■ **Your instructions**
The answer must be an exact copy of the lines from the one holding "A toy Diffie–Hellman" through the final line of the entries, and nothing else.

-------

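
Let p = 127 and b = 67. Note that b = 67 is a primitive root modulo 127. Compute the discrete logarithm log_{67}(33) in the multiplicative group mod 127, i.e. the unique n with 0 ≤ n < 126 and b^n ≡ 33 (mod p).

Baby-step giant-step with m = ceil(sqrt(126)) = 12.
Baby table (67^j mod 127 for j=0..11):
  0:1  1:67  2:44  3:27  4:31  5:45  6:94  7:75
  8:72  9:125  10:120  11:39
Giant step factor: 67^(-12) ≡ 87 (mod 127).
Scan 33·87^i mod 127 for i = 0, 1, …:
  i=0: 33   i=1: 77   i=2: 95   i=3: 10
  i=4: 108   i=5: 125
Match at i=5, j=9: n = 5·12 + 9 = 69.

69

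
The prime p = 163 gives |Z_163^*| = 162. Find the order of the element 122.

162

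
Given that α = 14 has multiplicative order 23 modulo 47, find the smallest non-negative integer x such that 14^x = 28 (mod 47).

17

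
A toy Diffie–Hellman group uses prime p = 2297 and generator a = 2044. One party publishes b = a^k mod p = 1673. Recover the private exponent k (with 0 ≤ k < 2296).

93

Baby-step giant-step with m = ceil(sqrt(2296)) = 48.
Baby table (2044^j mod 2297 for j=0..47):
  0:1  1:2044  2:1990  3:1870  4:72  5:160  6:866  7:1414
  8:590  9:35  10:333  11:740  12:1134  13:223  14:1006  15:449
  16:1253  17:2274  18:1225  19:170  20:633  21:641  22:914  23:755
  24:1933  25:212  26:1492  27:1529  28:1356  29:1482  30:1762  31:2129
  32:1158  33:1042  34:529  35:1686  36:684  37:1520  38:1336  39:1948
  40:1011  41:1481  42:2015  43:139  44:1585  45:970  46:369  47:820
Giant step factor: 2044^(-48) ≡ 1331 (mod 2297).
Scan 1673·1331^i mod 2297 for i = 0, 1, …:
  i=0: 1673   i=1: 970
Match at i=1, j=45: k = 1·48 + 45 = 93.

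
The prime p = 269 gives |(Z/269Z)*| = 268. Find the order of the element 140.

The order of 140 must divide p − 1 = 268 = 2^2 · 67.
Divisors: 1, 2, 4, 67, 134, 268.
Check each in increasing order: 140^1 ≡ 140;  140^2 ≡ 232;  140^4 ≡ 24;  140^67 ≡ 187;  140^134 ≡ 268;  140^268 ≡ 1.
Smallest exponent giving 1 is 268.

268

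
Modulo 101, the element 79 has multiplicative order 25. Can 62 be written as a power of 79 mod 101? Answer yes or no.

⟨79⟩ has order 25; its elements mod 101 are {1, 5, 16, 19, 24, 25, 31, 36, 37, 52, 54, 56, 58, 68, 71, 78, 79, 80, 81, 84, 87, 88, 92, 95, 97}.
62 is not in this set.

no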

-------

■ **Response for this exercise**
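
A toy Diffie–Hellman group uses prime p = 2297 and generator a = 2044. One party publishes b = a^k mod p = 1673. Recover the private exponent k (with 0 ≤ k < 2296).

93

Baby-step giant-step with m = ceil(sqrt(2296)) = 48.
Baby table (2044^j mod 2297 for j=0..47):
  0:1  1:2044  2:1990  3:1870  4:72  5:160  6:866  7:1414
  8:590  9:35  10:333  11:740  12:1134  13:223  14:1006  15:449
  16:1253  17:2274  18:1225  19:170  20:633  21:641  22:914  23:755
  24:1933  25:212  26:1492  27:1529  28:1356  29:1482  30:1762  31:2129
  32:1158  33:1042  34:529  35:1686  36:684  37:1520  38:1336  39:1948
  40:1011  41:1481  42:2015  43:139  44:1585  45:970  46:369  47:820
Giant step factor: 2044^(-48) ≡ 1331 (mod 2297).
Scan 1673·1331^i mod 2297 for i = 0, 1, …:
  i=0: 1673   i=1: 970
Match at i=1, j=45: k = 1·48 + 45 = 93.

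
The prime p = 269 gives |(Z/269Z)*| = 268. Find the order of the element 140.

The order of 140 must divide p − 1 = 268 = 2^2 · 67.
Divisors: 1, 2, 4, 67, 134, 268.
Check each in increasing order: 140^1 ≡ 140;  140^2 ≡ 232;  140^4 ≡ 24;  140^67 ≡ 187;  140^134 ≡ 268;  140^268 ≡ 1.
Smallest exponent giving 1 is 268.

268

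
Modulo 101, the element 79 has multiplicative order 25. Can 62 be written as a power of 79 mod 101? Answer yes or no.

⟨79⟩ has order 25; its elements mod 101 are {1, 5, 16, 19, 24, 25, 31, 36, 37, 52, 54, 56, 58, 68, 71, 78, 79, 80, 81, 84, 87, 88, 92, 95, 97}.
62 is not in this set.

no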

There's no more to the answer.